_WHAT TO DO_.
Down to the last line, output the records below exactly.

Stored dataset items

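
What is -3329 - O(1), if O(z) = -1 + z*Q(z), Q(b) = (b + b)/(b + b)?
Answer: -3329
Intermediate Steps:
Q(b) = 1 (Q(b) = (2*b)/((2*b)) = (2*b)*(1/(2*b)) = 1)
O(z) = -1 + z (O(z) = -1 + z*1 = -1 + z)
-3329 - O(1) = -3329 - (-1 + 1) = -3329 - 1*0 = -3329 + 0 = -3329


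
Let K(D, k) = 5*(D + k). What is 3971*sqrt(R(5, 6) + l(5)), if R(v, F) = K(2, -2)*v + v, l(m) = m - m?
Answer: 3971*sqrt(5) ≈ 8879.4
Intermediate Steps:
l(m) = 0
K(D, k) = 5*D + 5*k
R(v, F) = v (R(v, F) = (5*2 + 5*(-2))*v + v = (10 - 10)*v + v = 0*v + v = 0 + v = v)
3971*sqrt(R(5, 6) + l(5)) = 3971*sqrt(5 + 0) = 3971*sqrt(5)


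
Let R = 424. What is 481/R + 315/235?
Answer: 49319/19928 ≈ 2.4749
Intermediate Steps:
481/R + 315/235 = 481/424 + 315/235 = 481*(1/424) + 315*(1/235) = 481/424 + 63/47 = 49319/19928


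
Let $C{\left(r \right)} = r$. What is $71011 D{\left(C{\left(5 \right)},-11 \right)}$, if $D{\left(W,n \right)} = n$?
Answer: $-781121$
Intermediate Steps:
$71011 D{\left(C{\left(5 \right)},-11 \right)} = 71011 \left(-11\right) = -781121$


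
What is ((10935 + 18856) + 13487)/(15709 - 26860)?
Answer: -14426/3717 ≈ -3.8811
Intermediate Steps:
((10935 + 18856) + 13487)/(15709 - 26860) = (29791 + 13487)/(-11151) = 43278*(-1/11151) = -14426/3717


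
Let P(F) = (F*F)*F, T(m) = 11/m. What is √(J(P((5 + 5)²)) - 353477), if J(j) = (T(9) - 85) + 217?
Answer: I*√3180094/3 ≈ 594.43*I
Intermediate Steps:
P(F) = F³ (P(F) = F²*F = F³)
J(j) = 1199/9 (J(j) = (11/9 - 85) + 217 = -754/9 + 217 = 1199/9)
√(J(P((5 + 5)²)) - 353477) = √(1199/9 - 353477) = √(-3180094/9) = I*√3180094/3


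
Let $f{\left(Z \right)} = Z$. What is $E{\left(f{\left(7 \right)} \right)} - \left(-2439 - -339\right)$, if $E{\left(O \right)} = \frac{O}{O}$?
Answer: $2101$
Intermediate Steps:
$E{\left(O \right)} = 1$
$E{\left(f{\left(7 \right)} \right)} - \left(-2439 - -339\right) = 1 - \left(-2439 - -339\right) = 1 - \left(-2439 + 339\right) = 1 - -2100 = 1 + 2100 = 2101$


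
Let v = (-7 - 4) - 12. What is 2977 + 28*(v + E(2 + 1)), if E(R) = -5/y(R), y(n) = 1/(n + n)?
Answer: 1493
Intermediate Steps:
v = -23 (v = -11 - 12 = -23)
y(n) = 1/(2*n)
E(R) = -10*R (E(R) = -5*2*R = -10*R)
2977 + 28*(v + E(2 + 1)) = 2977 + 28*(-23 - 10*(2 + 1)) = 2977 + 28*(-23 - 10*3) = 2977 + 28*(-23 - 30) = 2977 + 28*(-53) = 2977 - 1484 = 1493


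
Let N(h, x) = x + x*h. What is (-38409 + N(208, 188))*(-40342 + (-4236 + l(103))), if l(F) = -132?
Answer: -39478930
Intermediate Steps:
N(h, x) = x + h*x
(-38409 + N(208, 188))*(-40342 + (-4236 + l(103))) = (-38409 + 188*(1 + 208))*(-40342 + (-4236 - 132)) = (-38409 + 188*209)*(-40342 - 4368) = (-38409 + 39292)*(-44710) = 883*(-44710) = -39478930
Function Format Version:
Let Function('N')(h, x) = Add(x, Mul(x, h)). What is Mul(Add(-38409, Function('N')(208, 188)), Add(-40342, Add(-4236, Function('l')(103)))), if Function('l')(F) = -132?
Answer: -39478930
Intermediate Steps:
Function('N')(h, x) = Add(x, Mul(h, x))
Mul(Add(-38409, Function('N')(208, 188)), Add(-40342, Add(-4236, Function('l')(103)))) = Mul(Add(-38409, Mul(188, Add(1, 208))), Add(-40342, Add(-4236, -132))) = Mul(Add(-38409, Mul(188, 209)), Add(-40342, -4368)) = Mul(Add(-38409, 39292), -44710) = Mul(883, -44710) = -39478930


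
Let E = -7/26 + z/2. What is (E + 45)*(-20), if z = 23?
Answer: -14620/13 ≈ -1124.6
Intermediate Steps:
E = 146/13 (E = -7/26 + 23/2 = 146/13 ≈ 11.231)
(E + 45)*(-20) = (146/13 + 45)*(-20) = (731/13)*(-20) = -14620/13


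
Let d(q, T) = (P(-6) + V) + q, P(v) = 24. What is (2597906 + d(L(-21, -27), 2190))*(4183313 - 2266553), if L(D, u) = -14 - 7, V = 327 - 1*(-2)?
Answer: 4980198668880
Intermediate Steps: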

_ANSWER TO THE EXERCISE_.
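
What is -3329 - O(1), if O(z) = -1 + z*Q(z), Q(b) = (b + b)/(b + b)?
Answer: -3329
Intermediate Steps:
Q(b) = 1 (Q(b) = (2*b)/((2*b)) = (2*b)*(1/(2*b)) = 1)
O(z) = -1 + z (O(z) = -1 + z*1 = -1 + z)
-3329 - O(1) = -3329 - (-1 + 1) = -3329 - 1*0 = -3329 + 0 = -3329


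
Let K(D, k) = 5*(D + k). What is 3971*sqrt(R(5, 6) + l(5)), if R(v, F) = K(2, -2)*v + v, l(m) = m - m?
Answer: 3971*sqrt(5) ≈ 8879.4
Intermediate Steps:
l(m) = 0
K(D, k) = 5*D + 5*k
R(v, F) = v (R(v, F) = (5*2 + 5*(-2))*v + v = (10 - 10)*v + v = 0*v + v = 0 + v = v)
3971*sqrt(R(5, 6) + l(5)) = 3971*sqrt(5 + 0) = 3971*sqrt(5)


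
Let R = 424. What is 481/R + 315/235?
Answer: 49319/19928 ≈ 2.4749
Intermediate Steps:
481/R + 315/235 = 481/424 + 315/235 = 481*(1/424) + 315*(1/235) = 481/424 + 63/47 = 49319/19928


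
Let $C{\left(r \right)} = r$. What is $71011 D{\left(C{\left(5 \right)},-11 \right)}$, if $D{\left(W,n \right)} = n$?
Answer: $-781121$
Intermediate Steps:
$71011 D{\left(C{\left(5 \right)},-11 \right)} = 71011 \left(-11\right) = -781121$


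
What is ((10935 + 18856) + 13487)/(15709 - 26860)?
Answer: -14426/3717 ≈ -3.8811
Intermediate Steps:
((10935 + 18856) + 13487)/(15709 - 26860) = (29791 + 13487)/(-11151) = 43278*(-1/11151) = -14426/3717


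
Let P(F) = (F*F)*F, T(m) = 11/m. What is √(J(P((5 + 5)²)) - 353477), if J(j) = (T(9) - 85) + 217?
Answer: I*√3180094/3 ≈ 594.43*I
Intermediate Steps:
P(F) = F³ (P(F) = F²*F = F³)
J(j) = 1199/9 (J(j) = (11/9 - 85) + 217 = -754/9 + 217 = 1199/9)
√(J(P((5 + 5)²)) - 353477) = √(1199/9 - 353477) = √(-3180094/9) = I*√3180094/3


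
Let $f{\left(Z \right)} = Z$. What is $E{\left(f{\left(7 \right)} \right)} - \left(-2439 - -339\right)$, if $E{\left(O \right)} = \frac{O}{O}$?
Answer: $2101$
Intermediate Steps:
$E{\left(O \right)} = 1$
$E{\left(f{\left(7 \right)} \right)} - \left(-2439 - -339\right) = 1 - \left(-2439 - -339\right) = 1 - \left(-2439 + 339\right) = 1 - -2100 = 1 + 2100 = 2101$


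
Let v = (-7 - 4) - 12. What is 2977 + 28*(v + E(2 + 1)), if E(R) = -5/y(R), y(n) = 1/(n + n)?
Answer: 1493
Intermediate Steps:
v = -23 (v = -11 - 12 = -23)
y(n) = 1/(2*n)
E(R) = -10*R (E(R) = -5*2*R = -10*R)
2977 + 28*(v + E(2 + 1)) = 2977 + 28*(-23 - 10*(2 + 1)) = 2977 + 28*(-23 - 10*3) = 2977 + 28*(-23 - 30) = 2977 + 28*(-53) = 2977 - 1484 = 1493


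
Let N(h, x) = x + x*h. What is (-38409 + N(208, 188))*(-40342 + (-4236 + l(103))), if l(F) = -132?
Answer: -39478930
Intermediate Steps:
N(h, x) = x + h*x
(-38409 + N(208, 188))*(-40342 + (-4236 + l(103))) = (-38409 + 188*(1 + 208))*(-40342 + (-4236 - 132)) = (-38409 + 188*209)*(-40342 - 4368) = (-38409 + 39292)*(-44710) = 883*(-44710) = -39478930
Function Format Version:
Let Function('N')(h, x) = Add(x, Mul(x, h)). What is Mul(Add(-38409, Function('N')(208, 188)), Add(-40342, Add(-4236, Function('l')(103)))), if Function('l')(F) = -132?
Answer: -39478930
Intermediate Steps:
Function('N')(h, x) = Add(x, Mul(h, x))
Mul(Add(-38409, Function('N')(208, 188)), Add(-40342, Add(-4236, Function('l')(103)))) = Mul(Add(-38409, Mul(188, Add(1, 208))), Add(-40342, Add(-4236, -132))) = Mul(Add(-38409, Mul(188, 209)), Add(-40342, -4368)) = Mul(Add(-38409, 39292), -44710) = Mul(883, -44710) = -39478930


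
Let E = -7/26 + z/2. What is (E + 45)*(-20), if z = 23?
Answer: -14620/13 ≈ -1124.6
Intermediate Steps:
E = 146/13 (E = -7/26 + 23/2 = 146/13 ≈ 11.231)
(E + 45)*(-20) = (146/13 + 45)*(-20) = (731/13)*(-20) = -14620/13


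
Let d(q, T) = (P(-6) + V) + q, P(v) = 24. What is (2597906 + d(L(-21, -27), 2190))*(4183313 - 2266553), if L(D, u) = -14 - 7, V = 327 - 1*(-2)?
Answer: 4980198668880
Intermediate Steps: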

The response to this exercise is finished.